- [TASK DESCRIPTION]: Without changing anything, copy out each entry.

────────────────────────────────────────

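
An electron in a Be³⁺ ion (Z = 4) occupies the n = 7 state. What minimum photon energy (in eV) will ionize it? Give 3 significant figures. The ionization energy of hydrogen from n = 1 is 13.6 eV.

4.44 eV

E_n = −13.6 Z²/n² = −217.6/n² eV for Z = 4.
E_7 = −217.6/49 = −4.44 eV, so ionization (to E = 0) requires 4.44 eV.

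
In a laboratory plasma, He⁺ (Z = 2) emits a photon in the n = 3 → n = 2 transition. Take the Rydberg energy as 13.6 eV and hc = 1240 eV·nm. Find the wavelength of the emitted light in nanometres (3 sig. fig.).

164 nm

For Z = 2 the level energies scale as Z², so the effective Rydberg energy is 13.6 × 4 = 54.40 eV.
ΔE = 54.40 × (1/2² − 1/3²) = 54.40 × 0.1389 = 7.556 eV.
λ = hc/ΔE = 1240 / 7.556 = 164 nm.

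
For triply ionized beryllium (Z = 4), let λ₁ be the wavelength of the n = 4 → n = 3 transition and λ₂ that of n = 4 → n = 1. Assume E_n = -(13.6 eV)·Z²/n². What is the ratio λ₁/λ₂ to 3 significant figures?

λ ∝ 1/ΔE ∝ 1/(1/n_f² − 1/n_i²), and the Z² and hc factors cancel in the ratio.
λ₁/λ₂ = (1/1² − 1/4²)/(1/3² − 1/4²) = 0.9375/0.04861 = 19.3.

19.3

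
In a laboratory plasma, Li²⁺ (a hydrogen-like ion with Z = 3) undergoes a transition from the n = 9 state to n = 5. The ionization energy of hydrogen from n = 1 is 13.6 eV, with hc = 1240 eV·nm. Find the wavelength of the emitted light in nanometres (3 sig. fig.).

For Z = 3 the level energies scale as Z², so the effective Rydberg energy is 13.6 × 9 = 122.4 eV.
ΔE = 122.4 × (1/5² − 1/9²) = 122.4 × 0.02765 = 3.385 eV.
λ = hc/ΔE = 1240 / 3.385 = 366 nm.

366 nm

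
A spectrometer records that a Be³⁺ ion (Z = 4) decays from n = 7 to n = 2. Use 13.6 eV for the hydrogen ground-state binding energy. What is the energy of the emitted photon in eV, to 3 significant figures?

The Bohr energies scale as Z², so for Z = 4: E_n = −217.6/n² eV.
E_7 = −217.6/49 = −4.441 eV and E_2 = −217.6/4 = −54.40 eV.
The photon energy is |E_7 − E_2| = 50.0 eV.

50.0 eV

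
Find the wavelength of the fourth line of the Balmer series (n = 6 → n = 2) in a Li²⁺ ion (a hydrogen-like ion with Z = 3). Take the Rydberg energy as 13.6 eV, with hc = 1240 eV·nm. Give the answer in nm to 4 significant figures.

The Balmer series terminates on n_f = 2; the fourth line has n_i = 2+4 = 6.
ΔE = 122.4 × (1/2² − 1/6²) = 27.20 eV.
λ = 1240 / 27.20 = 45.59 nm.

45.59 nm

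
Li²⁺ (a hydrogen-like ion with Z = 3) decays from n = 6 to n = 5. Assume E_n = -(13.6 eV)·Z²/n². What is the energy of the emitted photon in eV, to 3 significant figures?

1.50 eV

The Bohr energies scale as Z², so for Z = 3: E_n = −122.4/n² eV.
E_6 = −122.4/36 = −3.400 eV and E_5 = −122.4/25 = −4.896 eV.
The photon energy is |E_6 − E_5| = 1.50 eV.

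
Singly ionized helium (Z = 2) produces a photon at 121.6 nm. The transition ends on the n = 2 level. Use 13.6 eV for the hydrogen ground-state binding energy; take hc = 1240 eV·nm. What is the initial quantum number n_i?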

────────────────────────────────────────

- [OUTPUT BELOW]:
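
An electron in a Be³⁺ ion (Z = 4) occupies the n = 7 state. What minimum photon energy (in eV) will ionize it? Give 3 significant figures. The ionization energy of hydrogen from n = 1 is 13.6 eV.

4.44 eV

E_n = −13.6 Z²/n² = −217.6/n² eV for Z = 4.
E_7 = −217.6/49 = −4.44 eV, so ionization (to E = 0) requires 4.44 eV.

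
In a laboratory plasma, He⁺ (Z = 2) emits a photon in the n = 3 → n = 2 transition. Take the Rydberg energy as 13.6 eV and hc = 1240 eV·nm. Find the wavelength of the emitted light in nanometres (3 sig. fig.).

164 nm

For Z = 2 the level energies scale as Z², so the effective Rydberg energy is 13.6 × 4 = 54.40 eV.
ΔE = 54.40 × (1/2² − 1/3²) = 54.40 × 0.1389 = 7.556 eV.
λ = hc/ΔE = 1240 / 7.556 = 164 nm.

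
For triply ionized beryllium (Z = 4), let λ₁ be the wavelength of the n = 4 → n = 3 transition and λ₂ that of n = 4 → n = 1. Assume E_n = -(13.6 eV)·Z²/n². What is the ratio λ₁/λ₂ to 3 significant figures?

λ ∝ 1/ΔE ∝ 1/(1/n_f² − 1/n_i²), and the Z² and hc factors cancel in the ratio.
λ₁/λ₂ = (1/1² − 1/4²)/(1/3² − 1/4²) = 0.9375/0.04861 = 19.3.

19.3

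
In a laboratory plasma, Li²⁺ (a hydrogen-like ion with Z = 3) undergoes a transition from the n = 9 state to n = 5. The ionization energy of hydrogen from n = 1 is 13.6 eV, with hc = 1240 eV·nm. Find the wavelength of the emitted light in nanometres (3 sig. fig.).

For Z = 3 the level energies scale as Z², so the effective Rydberg energy is 13.6 × 9 = 122.4 eV.
ΔE = 122.4 × (1/5² − 1/9²) = 122.4 × 0.02765 = 3.385 eV.
λ = hc/ΔE = 1240 / 3.385 = 366 nm.

366 nm

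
A spectrometer records that a Be³⁺ ion (Z = 4) decays from n = 7 to n = 2. Use 13.6 eV for the hydrogen ground-state binding energy. What is the energy of the emitted photon in eV, to 3 significant figures?

The Bohr energies scale as Z², so for Z = 4: E_n = −217.6/n² eV.
E_7 = −217.6/49 = −4.441 eV and E_2 = −217.6/4 = −54.40 eV.
The photon energy is |E_7 − E_2| = 50.0 eV.

50.0 eV

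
Find the wavelength of the fourth line of the Balmer series (n = 6 → n = 2) in a Li²⁺ ion (a hydrogen-like ion with Z = 3). Take the Rydberg energy as 13.6 eV, with hc = 1240 eV·nm. Give the answer in nm to 4 significant figures.

The Balmer series terminates on n_f = 2; the fourth line has n_i = 2+4 = 6.
ΔE = 122.4 × (1/2² − 1/6²) = 27.20 eV.
λ = 1240 / 27.20 = 45.59 nm.

45.59 nm

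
Li²⁺ (a hydrogen-like ion with Z = 3) decays from n = 6 to n = 5. Assume E_n = -(13.6 eV)·Z²/n². What is the energy of the emitted photon in eV, to 3 significant figures?

1.50 eV

The Bohr energies scale as Z², so for Z = 3: E_n = −122.4/n² eV.
E_6 = −122.4/36 = −3.400 eV and E_5 = −122.4/25 = −4.896 eV.
The photon energy is |E_6 − E_5| = 1.50 eV.

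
Singly ionized helium (Z = 2) produces a photon at 121.6 nm. The transition ends on the n = 2 level. Use 13.6 eV for the hydrogen ground-state binding energy; take hc = 1240 eV·nm. What is the initial quantum number n_i?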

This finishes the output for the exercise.